## [The task]
Which lines of the entries below run from the one holding "Let u = 0.421482, v" to the one holding "sn v = 0.989213198730705", inclusive? Set down exactly those lines and no others.

## [Source material]
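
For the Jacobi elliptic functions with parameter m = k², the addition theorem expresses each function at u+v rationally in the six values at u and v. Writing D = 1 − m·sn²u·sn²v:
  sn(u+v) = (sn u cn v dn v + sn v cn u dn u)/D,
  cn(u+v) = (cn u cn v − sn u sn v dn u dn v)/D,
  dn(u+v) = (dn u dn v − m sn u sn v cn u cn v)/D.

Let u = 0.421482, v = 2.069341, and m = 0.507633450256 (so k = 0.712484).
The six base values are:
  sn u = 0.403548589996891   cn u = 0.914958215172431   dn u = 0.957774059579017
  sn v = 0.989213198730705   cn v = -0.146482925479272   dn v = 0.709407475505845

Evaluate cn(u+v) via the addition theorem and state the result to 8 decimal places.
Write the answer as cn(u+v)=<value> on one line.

cn(u+v)=-0.44092898

m = k² = 0.507633450256
D = 1 − m·sn²u·sn²v = 0.9191049951910168
cn(u+v) = (cn u·cn v − sn u·sn v·dn u·dn v)/D = -0.4052600301442237/0.9191049951910168 = -0.4409289822867287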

## [The answer]
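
Let u = 0.421482, v = 2.069341, and m = 0.507633450256 (so k = 0.712484).
The six base values are:
  sn u = 0.403548589996891   cn u = 0.914958215172431   dn u = 0.957774059579017
  sn v = 0.989213198730705   cn v = -0.146482925479272   dn v = 0.709407475505845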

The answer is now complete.